## Extracted records
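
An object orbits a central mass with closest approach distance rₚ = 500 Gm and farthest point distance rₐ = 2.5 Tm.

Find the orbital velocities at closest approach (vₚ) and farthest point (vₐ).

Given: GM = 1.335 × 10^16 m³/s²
rₚ = 500 Gm = 5 × 10^11 m
rₐ = 2.5 Tm = 2.5 × 10^12 m
GM = 1.335 × 10^16 m³/s²
a = (rₚ + rₐ)/2 = 1.5 × 10^12 m
Vis-viva: v² = GM (2/r − 1/a)
vₚ² = 1.335 × 10^16 × (4 × 10^-12 − 6.66667 × 10^-13) = 44500 m²/s²
vₚ = 210.95 m/s ≈ 211 m/s
vₐ² = 1.335 × 10^16 × (8 × 10^-13 − 6.66667 × 10^-13) = 1780 m²/s²
vₐ = 42.19 m/s ≈ 42.19 m/s

Final answer: vₚ = 211 m/s, vₐ = 42.19 m/s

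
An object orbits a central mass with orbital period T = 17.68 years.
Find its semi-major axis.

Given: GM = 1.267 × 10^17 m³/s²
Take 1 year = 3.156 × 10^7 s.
T = 17.68 years = 5.57981 × 10^8 s
GM = 1.267 × 10^17 m³/s²
Kepler's third law: a³ = GM T² / (4π²)
T² = 3.11343 × 10^17 s²
a³ = (1.267 × 10^17) × (3.11343 × 10^17) / (4π²) = 9.99207 × 10^32 m³
a = (a³)^(1/3) = 9.99736 × 10^10 m ≈ 99.97 Gm

Final answer: 99.97 Gm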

## What the task asks
Return the material above in full, word for word.

## Expected output
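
An object orbits a central mass with closest approach distance rₚ = 500 Gm and farthest point distance rₐ = 2.5 Tm.

Find the orbital velocities at closest approach (vₚ) and farthest point (vₐ).

Given: GM = 1.335 × 10^16 m³/s²
rₚ = 500 Gm = 5 × 10^11 m
rₐ = 2.5 Tm = 2.5 × 10^12 m
GM = 1.335 × 10^16 m³/s²
a = (rₚ + rₐ)/2 = 1.5 × 10^12 m
Vis-viva: v² = GM (2/r − 1/a)
vₚ² = 1.335 × 10^16 × (4 × 10^-12 − 6.66667 × 10^-13) = 44500 m²/s²
vₚ = 210.95 m/s ≈ 211 m/s
vₐ² = 1.335 × 10^16 × (8 × 10^-13 − 6.66667 × 10^-13) = 1780 m²/s²
vₐ = 42.19 m/s ≈ 42.19 m/s

Final answer: vₚ = 211 m/s, vₐ = 42.19 m/s

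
An object orbits a central mass with orbital period T = 17.68 years.
Find its semi-major axis.

Given: GM = 1.267 × 10^17 m³/s²
Take 1 year = 3.156 × 10^7 s.
T = 17.68 years = 5.57981 × 10^8 s
GM = 1.267 × 10^17 m³/s²
Kepler's third law: a³ = GM T² / (4π²)
T² = 3.11343 × 10^17 s²
a³ = (1.267 × 10^17) × (3.11343 × 10^17) / (4π²) = 9.99207 × 10^32 m³
a = (a³)^(1/3) = 9.99736 × 10^10 m ≈ 99.97 Gm

Final answer: 99.97 Gm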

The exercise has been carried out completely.